### Task details
Please report every line of the listing below that has the word "Work" in it.

────────────────────────────────────────

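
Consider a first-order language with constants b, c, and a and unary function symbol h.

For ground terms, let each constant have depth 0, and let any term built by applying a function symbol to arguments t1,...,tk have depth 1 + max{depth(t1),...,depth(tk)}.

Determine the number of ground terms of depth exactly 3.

Let N_k count ground terms of depth at most k. Each non-constant term of depth ≤ k is some function symbol applied to depth-≤(k−1) arguments, giving N_k = 3 + N_{k-1}.
N_0 = 3
N_1 = 3 + 3 = 6
N_2 = 3 + 6 = 9
N_3 = 3 + 9 = 12
Terms of depth exactly 3: N_3 − N_2 = 12 − 9 = 3.

3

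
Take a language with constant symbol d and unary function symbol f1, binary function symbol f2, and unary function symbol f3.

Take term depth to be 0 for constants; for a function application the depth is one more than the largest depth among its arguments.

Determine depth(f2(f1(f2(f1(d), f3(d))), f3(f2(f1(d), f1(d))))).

depth(f1(d)) = 1 + depth(d) = 1 + 0 = 1
depth(f3(d)) = 1 + depth(d) = 1 + 0 = 1
depth(f2(f1(d), f3(d))) = 1 + max(1, 1) = 2
depth(f1(f2(f1(d), f3(d)))) = 1 + depth(f2(f1(d), f3(d))) = 1 + 2 = 3
depth(f2(f1(d), f1(d))) = 1 + max(1, 1) = 2
depth(f3(f2(f1(d), f1(d)))) = 1 + depth(f2(f1(d), f1(d))) = 1 + 2 = 3
depth(f2(f1(f2(f1(d), f3(d))), f3(f2(f1(d), f1(d))))) = 1 + max(3, 3) = 4

4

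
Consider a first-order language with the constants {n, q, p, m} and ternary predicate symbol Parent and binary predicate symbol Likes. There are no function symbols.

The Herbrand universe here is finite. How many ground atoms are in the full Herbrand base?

With no function symbols, the Herbrand universe is just the 4 constants.
Ground atoms per predicate: Parent: 4^3 = 64, Likes: 4^2 = 16.
Herbrand base size = 64 + 16 = 80.

80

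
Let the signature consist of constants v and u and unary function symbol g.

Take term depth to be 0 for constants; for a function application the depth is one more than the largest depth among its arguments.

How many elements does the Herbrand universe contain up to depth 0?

2

If N_k denotes the number of depth-≤k ground terms, the 2 constants give N_0 = 2, and each function symbol of arity r contributes N_{k-1}^r new terms at level k: N_k = 2 + N_{k-1}.
N_0 = 2
Explicitly: v, u.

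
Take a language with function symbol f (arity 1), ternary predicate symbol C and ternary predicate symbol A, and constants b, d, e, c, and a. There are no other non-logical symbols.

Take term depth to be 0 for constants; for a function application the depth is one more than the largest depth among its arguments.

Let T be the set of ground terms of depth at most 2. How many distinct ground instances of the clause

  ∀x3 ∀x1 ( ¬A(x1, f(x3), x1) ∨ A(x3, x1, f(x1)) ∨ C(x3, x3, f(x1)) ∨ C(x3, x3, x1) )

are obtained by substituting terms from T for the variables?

225

Ground terms of depth ≤ 2:
  Let N_k = |{terms of depth ≤ k}|. Then N_0 = 5 and N_k = 5 + N_{k-1} for k ≥ 1 (one summand per function symbol, arity giving the exponent).
  N_0 = 5
  N_1 = 5 + 5 = 10
  N_2 = 5 + 10 = 15
So there are 15 ground terms available for substitution.
There are 2 variables to instantiate (x3, x1), each occurring in at least one literal, so different choices give different ground instances.
Number of ground instances = 15^2 = 225.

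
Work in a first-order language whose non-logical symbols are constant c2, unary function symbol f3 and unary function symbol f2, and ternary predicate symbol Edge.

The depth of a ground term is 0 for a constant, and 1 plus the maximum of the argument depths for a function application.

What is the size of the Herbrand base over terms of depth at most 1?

27

First count ground terms of depth ≤ 1.
Count level by level. With function symbols f3/1, f2/1, the terms of depth ≤ k are the 1 constant together with each function applied to depth-≤(k−1) tuples, so N_k = 1 + N_{k-1} + N_{k-1}.
N_0 = 1
N_1 = 1 + 1 + 1 = 3
Explicitly: c2, f3(c2), f2(c2).
So |H| = 3.
A ground atom is a predicate applied to a tuple of terms from H, so the count is the sum over predicates of |H|^arity:
  Edge: 3^3 = 27
Total ground atoms: 27.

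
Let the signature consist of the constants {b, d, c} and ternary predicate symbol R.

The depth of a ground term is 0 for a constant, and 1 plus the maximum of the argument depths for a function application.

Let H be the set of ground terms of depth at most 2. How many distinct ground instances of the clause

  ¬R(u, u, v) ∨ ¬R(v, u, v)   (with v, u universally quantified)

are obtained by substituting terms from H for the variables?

9

Ground terms of depth ≤ 2:
  With no function symbols every ground term is a constant, so there are exactly 3 ground terms at every depth bound.
  N_0 = 3
  N_1 = 3
  N_2 = 3
So there are 3 ground terms available for substitution.
There are 2 variables to instantiate (v, u), each occurring in at least one literal, so different choices give different ground instances.
Number of ground instances = 3^2 = 9.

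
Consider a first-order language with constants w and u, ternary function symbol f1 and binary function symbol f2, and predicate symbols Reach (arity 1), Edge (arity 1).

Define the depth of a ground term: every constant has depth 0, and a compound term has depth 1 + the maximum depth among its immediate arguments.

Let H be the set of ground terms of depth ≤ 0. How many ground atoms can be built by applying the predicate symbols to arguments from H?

First count ground terms of depth ≤ 0.
Let N_k count ground terms of depth at most k. Each non-constant term of depth ≤ k is some function symbol applied to depth-≤(k−1) arguments, giving N_k = 2 + N_{k-1}^3 + N_{k-1}^2.
N_0 = 2
So |H| = 2.
Ground atoms are formed by filling each argument slot of a predicate with a term from H, so an r-ary predicate gives |H|^r atoms:
  Reach: 2;  Edge: 2
Total ground atoms: 2 + 2 = 4.

4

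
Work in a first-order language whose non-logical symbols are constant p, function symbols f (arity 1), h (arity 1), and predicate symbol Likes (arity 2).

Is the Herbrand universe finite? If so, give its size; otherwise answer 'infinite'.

The signature has at least one function symbol (f, arity 1) and at least one constant (p).
Iterating f gives infinitely many distinct ground terms: p, f(p), f(f(p)), ...
So the Herbrand universe is infinite.

infinite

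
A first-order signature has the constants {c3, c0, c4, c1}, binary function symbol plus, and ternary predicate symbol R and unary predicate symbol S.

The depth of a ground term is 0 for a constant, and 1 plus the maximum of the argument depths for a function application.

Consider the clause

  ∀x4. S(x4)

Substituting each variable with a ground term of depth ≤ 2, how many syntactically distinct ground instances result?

Ground terms of depth ≤ 2:
  If N_k denotes the number of depth-≤k ground terms, the 4 constants give N_0 = 4, and each function symbol of arity r contributes N_{k-1}^r new terms at level k: N_k = 4 + N_{k-1}^2.
  N_0 = 4
  N_1 = 4 + 4^2 = 20
  N_2 = 4 + 20^2 = 404
So there are 404 ground terms available for substitution.
There is 1 variable to instantiate (x4),  occurring in at least one literal, so different choices give different ground instances.
Number of ground instances = 404.

404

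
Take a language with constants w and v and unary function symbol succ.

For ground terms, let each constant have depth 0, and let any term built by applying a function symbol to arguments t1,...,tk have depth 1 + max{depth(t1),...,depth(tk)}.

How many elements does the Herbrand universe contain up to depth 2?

Let N_k count ground terms of depth at most k. Each non-constant term of depth ≤ k is some function symbol applied to depth-≤(k−1) arguments, giving N_k = 2 + N_{k-1}.
N_0 = 2
N_1 = 2 + 2 = 4
N_2 = 2 + 4 = 6

6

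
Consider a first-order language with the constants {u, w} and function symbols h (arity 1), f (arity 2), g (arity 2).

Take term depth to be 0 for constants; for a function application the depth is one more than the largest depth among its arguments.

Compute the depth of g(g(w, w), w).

2

depth(g(w, w)) = 1 + max(0, 0) = 1
depth(g(g(w, w), w)) = 1 + max(1, 0) = 2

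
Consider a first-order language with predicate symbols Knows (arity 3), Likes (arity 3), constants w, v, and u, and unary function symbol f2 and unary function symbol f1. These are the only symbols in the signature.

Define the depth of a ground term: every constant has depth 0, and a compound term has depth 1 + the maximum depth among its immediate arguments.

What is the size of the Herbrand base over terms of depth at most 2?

18522

First count ground terms of depth ≤ 2.
Count level by level. With function symbols f2/1, f1/1, the terms of depth ≤ k are the 3 constants together with each function applied to depth-≤(k−1) tuples, so N_k = 3 + N_{k-1} + N_{k-1}.
N_0 = 3
N_1 = 3 + 3 + 3 = 9
N_2 = 3 + 9 + 9 = 21
So |H| = 21.
Each predicate of arity r yields |H|^r ground atoms (one per choice of an r-tuple from H):
  Knows: 21^3 = 9261;  Likes: 21^3 = 9261
Total ground atoms: 9261 + 9261 = 18522.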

────────────────────────────────────────

### The completed task
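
Work in a first-order language whose non-logical symbols are constant c2, unary function symbol f3 and unary function symbol f2, and ternary predicate symbol Edge.
Work in a first-order language whose non-logical symbols are constant p, function symbols f (arity 1), h (arity 1), and predicate symbol Likes (arity 2).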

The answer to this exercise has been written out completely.